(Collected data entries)
========================================================================

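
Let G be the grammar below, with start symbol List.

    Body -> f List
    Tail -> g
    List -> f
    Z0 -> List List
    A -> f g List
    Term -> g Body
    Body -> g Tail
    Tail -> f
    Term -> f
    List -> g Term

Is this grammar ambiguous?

Unambiguous

Only List, Term, Body, Tail are reachable from List; ignoring the rest: Restricted to the reachable nonterminals, every rule has the form A → t or A → t B, and no two rules for the same A share a first terminal. The grammar encodes a DFA — one run per string.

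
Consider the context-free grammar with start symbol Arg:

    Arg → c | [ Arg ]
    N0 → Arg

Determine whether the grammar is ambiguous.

Only Arg is reachable from Arg; ignoring the rest: L(Arg) is { openⁿ atom closeⁿ : n ≥ 0 }. The bracket depth fixes n, and the derivation is forced at every step.

Unambiguous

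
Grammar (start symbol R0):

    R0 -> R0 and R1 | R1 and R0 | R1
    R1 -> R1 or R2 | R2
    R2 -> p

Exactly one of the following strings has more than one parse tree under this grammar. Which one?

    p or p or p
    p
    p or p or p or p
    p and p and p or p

p and p and p or p

p or p or p: 1 tree
p: 1 tree
p or p or p or p: 1 tree
p and p and p or p: 4 trees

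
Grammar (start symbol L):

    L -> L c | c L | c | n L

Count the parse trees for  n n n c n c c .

7

Parse trees for n n n c n c c:
  [L [L n [L n [L n [L c [L n [L c]]]]]] c]
  [L n [L [L n [L n [L c [L n [L c]]]]] c]]
  [L n [L n [L [L n [L c [L n [L c]]]] c]]]
  [L n [L n [L n [L [L c [L n [L c]]] c]]]]
  [L n [L n [L n [L c [L [L n [L c]] c]]]]]
  [L n [L n [L n [L c [L n [L [L c] c]]]]]]
  [L n [L n [L n [L c [L n [L c [L c]]]]]]]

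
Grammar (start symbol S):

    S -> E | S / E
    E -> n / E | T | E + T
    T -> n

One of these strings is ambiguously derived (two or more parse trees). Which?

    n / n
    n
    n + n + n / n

n / n

n / n: 2 trees
n: 1 tree
n + n + n / n: 1 tree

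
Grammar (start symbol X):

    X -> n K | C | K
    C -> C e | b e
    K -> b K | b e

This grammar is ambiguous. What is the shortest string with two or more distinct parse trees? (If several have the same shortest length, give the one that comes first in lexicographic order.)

length 2: b e has 2 parse trees

Two derivations of b e:
  X ⇒ C ⇒ b e
  X ⇒ K ⇒ b e

b e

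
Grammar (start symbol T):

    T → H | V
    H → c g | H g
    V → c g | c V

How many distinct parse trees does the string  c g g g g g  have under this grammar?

1

Parse trees for c g g g g g:
  [T [H [H [H [H [H c g] g] g] g] g]]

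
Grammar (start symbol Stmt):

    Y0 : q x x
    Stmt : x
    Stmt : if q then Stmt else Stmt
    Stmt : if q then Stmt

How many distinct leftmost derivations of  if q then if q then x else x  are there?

Parse trees for if q then if q then x else x:
  [Stmt if q then [Stmt if q then [Stmt x]] else [Stmt x]]
  [Stmt if q then [Stmt if q then [Stmt x] else [Stmt x]]]

2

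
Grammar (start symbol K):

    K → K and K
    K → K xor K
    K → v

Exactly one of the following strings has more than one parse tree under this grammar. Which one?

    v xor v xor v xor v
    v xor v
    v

v xor v xor v xor v

v xor v xor v xor v: 5 trees
v xor v: 1 tree
v: 1 tree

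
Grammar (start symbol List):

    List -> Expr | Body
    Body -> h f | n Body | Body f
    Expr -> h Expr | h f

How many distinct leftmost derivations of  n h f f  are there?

2

Parse trees for n h f f:
  [List [Body n [Body [Body h f] f]]]
  [List [Body [Body n [Body h f]] f]]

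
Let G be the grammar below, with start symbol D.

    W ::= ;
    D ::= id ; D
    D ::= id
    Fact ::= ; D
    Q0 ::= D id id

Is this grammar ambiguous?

Unambiguous

(W, Fact, Q0 are unreachable from D, so their rules don't affect L(D).) The reachable grammar is A → atom sep A | atom. Each atom is followed by either the separator (recurse) or end-of-string (stop) — no choice point.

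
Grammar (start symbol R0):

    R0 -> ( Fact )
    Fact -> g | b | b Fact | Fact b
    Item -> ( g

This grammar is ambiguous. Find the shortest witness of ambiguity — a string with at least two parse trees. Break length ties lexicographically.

( b b )

length 3: no string has ≥2 trees
length 4: ( b b ) has 2 parse trees

Two derivations of ( b b ):
  R0 ⇒ ( Fact ) ⇒ ( b Fact ) ⇒ ( b b )
  R0 ⇒ ( Fact ) ⇒ ( Fact b ) ⇒ ( b b )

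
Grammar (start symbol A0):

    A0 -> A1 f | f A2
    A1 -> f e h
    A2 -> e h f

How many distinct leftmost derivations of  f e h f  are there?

Parse trees for f e h f:
  [A0 [A1 f e h] f]
  [A0 f [A2 e h f]]

2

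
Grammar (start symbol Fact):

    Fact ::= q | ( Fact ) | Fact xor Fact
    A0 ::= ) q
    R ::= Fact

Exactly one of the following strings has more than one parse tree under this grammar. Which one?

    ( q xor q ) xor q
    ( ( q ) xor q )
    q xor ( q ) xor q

( q xor q ) xor q: 1 tree
( ( q ) xor q ): 1 tree
q xor ( q ) xor q: 2 trees

q xor ( q ) xor q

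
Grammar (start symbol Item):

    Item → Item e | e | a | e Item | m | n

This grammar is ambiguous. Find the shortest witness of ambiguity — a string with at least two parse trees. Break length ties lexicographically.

e e

length 1: no string has ≥2 trees
length 2: e e has 2 parse trees

Two derivations of e e:
  Item ⇒ Item e ⇒ e e
  Item ⇒ e Item ⇒ e e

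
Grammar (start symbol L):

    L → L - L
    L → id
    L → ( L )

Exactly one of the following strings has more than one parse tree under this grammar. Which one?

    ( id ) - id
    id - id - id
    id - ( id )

id - id - id

( id ) - id: 1 tree
id - id - id: 2 trees
id - ( id ): 1 tree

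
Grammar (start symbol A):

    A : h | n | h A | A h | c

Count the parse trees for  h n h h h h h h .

Parse trees for h n h h h h h h:
  [A h [A [A [A [A [A [A [A n] h] h] h] h] h] h]]
  [A [A h [A [A [A [A [A [A n] h] h] h] h] h]] h]
  [A [A [A h [A [A [A [A [A n] h] h] h] h]] h] h]
  [A [A [A [A h [A [A [A [A n] h] h] h]] h] h] h]
  [A [A [A [A [A h [A [A [A n] h] h]] h] h] h] h]
  [A [A [A [A [A [A h [A [A n] h]] h] h] h] h] h]
  [A [A [A [A [A [A [A h [A n]] h] h] h] h] h] h]

7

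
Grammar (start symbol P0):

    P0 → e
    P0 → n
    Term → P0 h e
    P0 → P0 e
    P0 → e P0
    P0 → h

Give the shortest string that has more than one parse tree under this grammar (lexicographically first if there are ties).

e e

length 1: no string has ≥2 trees
length 2: e e has 2 parse trees

Two derivations of e e:
  P0 ⇒ P0 e ⇒ e e
  P0 ⇒ e P0 ⇒ e e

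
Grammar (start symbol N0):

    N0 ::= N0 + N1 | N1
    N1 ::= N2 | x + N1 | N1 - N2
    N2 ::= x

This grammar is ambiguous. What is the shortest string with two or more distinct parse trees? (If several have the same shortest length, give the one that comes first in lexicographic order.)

length 1: no string has ≥2 trees
length 3: x + x has 2 parse trees

Two derivations of x + x:
  N0 ⇒ N0 + N1 ⇒ N1 + N1 ⇒ N2 + N1 ⇒ x + N1 ⇒ x + N2 ⇒ x + x
  N0 ⇒ N1 ⇒ x + N1 ⇒ x + N2 ⇒ x + x

x + x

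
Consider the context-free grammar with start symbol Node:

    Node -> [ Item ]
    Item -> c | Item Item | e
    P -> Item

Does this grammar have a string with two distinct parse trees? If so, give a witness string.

Witness: [ c c c ]

Derivation 1: Node ⇒ [ Item ] ⇒ [ Item Item ] ⇒ [ c Item ] ⇒ [ c Item Item ] ⇒ [ c c Item ] ⇒ [ c c c ]
Derivation 2: Node ⇒ [ Item ] ⇒ [ Item Item ] ⇒ [ Item Item Item ] ⇒ [ c Item Item ] ⇒ [ c c Item ] ⇒ [ c c c ]

Two distinct leftmost derivations for the same string.

Ambiguous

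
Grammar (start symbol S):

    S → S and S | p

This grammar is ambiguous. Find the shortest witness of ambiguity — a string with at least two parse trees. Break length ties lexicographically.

p and p and p

length 1: no string has ≥2 trees
length 3: no string has ≥2 trees
length 5: p and p and p has 2 parse trees

Two derivations of p and p and p:
  S ⇒ S and S ⇒ S and S and S ⇒ p and S and S ⇒ p and p and S ⇒ p and p and p
  S ⇒ S and S ⇒ p and S ⇒ p and S and S ⇒ p and p and S ⇒ p and p and p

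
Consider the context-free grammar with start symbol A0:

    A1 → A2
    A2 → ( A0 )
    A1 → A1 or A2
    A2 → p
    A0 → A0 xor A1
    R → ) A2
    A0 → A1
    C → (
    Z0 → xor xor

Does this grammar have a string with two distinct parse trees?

Unambiguous

Only A0, A1, A2 are reachable from A0; ignoring the rest: This is a standard precedence ladder (A0 over A1 over A2), with each level left-recursive on its own operator ('xor' at A0, 'or' at A1). That structure is LR(1), hence unambiguous.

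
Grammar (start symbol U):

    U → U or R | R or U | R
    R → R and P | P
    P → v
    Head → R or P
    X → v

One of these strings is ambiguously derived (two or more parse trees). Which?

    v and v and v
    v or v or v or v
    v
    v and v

v or v or v or v

v and v and v: 1 tree
v or v or v or v: 8 trees
v: 1 tree
v and v: 1 tree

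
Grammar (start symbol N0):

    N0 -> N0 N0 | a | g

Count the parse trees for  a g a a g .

14

Parse trees for a g a a g (showing first 6 of 14):
  [N0 [N0 a] [N0 [N0 g] [N0 [N0 a] [N0 [N0 a] [N0 g]]]]]
  [N0 [N0 a] [N0 [N0 g] [N0 [N0 [N0 a] [N0 a]] [N0 g]]]]
  [N0 [N0 a] [N0 [N0 [N0 g] [N0 a]] [N0 [N0 a] [N0 g]]]]
  [N0 [N0 a] [N0 [N0 [N0 g] [N0 [N0 a] [N0 a]]] [N0 g]]]
  [N0 [N0 a] [N0 [N0 [N0 [N0 g] [N0 a]] [N0 a]] [N0 g]]]
  [N0 [N0 [N0 a] [N0 g]] [N0 [N0 a] [N0 [N0 a] [N0 g]]]]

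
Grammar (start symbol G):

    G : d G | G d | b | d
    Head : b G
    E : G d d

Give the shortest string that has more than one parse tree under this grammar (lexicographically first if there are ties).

length 1: no string has ≥2 trees
length 2: d d has 2 parse trees

Two derivations of d d:
  G ⇒ d G ⇒ d d
  G ⇒ G d ⇒ d d

d d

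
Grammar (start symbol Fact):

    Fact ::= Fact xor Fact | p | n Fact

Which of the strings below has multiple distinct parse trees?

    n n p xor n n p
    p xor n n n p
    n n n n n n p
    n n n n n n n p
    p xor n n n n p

n n p xor n n p

n n p xor n n p: 3 trees
p xor n n n p: 1 tree
n n n n n n p: 1 tree
n n n n n n n p: 1 tree
p xor n n n n p: 1 tree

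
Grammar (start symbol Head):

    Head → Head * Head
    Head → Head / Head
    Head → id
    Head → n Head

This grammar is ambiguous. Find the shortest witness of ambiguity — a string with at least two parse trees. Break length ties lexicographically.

n id * id

length 1: no string has ≥2 trees
length 2: no string has ≥2 trees
length 3: no string has ≥2 trees
length 4: n id * id has 2 parse trees

Two derivations of n id * id:
  Head ⇒ Head * Head ⇒ n Head * Head ⇒ n id * Head ⇒ n id * id
  Head ⇒ n Head ⇒ n Head * Head ⇒ n id * Head ⇒ n id * id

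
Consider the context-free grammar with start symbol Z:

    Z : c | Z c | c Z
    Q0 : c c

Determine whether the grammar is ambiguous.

Ambiguous

Witness: c c

Derivation 1: Z ⇒ Z c ⇒ c c
Derivation 2: Z ⇒ c Z ⇒ c c

Two distinct leftmost derivations for the same string.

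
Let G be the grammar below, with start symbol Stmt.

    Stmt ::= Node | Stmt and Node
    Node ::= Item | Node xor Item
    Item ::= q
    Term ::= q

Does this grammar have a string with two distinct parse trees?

Unambiguous

(Term is unreachable from Stmt, so its rules don't affect L(Stmt).) Stmt → Stmt and Node | Node  ;  Node → Node xor Item | Item  — a left-associative chain with Item at the bottom. Each string factors uniquely by precedence.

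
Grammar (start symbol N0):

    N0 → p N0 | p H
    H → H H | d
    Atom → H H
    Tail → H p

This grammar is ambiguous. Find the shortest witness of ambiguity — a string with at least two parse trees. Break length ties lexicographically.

length 2: no string has ≥2 trees
length 3: no string has ≥2 trees
length 4: p d d d has 2 parse trees

Two derivations of p d d d:
  N0 ⇒ p H ⇒ p H H ⇒ p H H H ⇒ p d H H ⇒ p d d H ⇒ p d d d
  N0 ⇒ p H ⇒ p H H ⇒ p d H ⇒ p d H H ⇒ p d d H ⇒ p d d d

p d d d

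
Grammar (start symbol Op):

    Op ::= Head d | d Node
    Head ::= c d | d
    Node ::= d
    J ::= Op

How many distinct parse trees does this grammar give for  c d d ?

1

Parse trees for c d d:
  [Op [Head c d] d]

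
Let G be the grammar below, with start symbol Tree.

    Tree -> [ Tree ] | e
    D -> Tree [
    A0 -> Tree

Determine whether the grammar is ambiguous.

Unambiguous

Only Tree is reachable from Tree; ignoring the rest: Each string is a nest of matched brackets around a single atom. An opening bracket forces the recursive rule; an atom forces the base rule.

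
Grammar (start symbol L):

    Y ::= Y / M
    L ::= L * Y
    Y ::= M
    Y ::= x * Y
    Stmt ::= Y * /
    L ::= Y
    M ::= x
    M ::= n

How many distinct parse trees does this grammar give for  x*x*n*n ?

4

Parse trees for x*x*n*n:
  [L [L [L [Y [M x]]] * [Y x * [Y [M n]]]] * [Y [M n]]]
  [L [L [L [L [Y [M x]]] * [Y [M x]]] * [Y [M n]]] * [Y [M n]]]
  [L [L [L [Y x * [Y [M x]]]] * [Y [M n]]] * [Y [M n]]]
  [L [L [Y x * [Y x * [Y [M n]]]]] * [Y [M n]]]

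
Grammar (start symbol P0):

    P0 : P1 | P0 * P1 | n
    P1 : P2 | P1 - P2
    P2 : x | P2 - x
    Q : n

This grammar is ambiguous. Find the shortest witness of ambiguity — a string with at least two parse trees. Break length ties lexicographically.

x - x

length 1: no string has ≥2 trees
length 3: x - x has 2 parse trees

Two derivations of x - x:
  P0 ⇒ P1 ⇒ P2 ⇒ P2 - x ⇒ x - x
  P0 ⇒ P1 ⇒ P1 - P2 ⇒ P2 - P2 ⇒ x - P2 ⇒ x - x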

========================================================================

# ACTIVITY:
For each line in the data that contains the string "context", give a copy of that line.

# ANSWER BELOW:
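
Consider the context-free grammar with start symbol Arg:
Consider the context-free grammar with start symbol Node:
Consider the context-free grammar with start symbol A0:
Consider the context-free grammar with start symbol Z: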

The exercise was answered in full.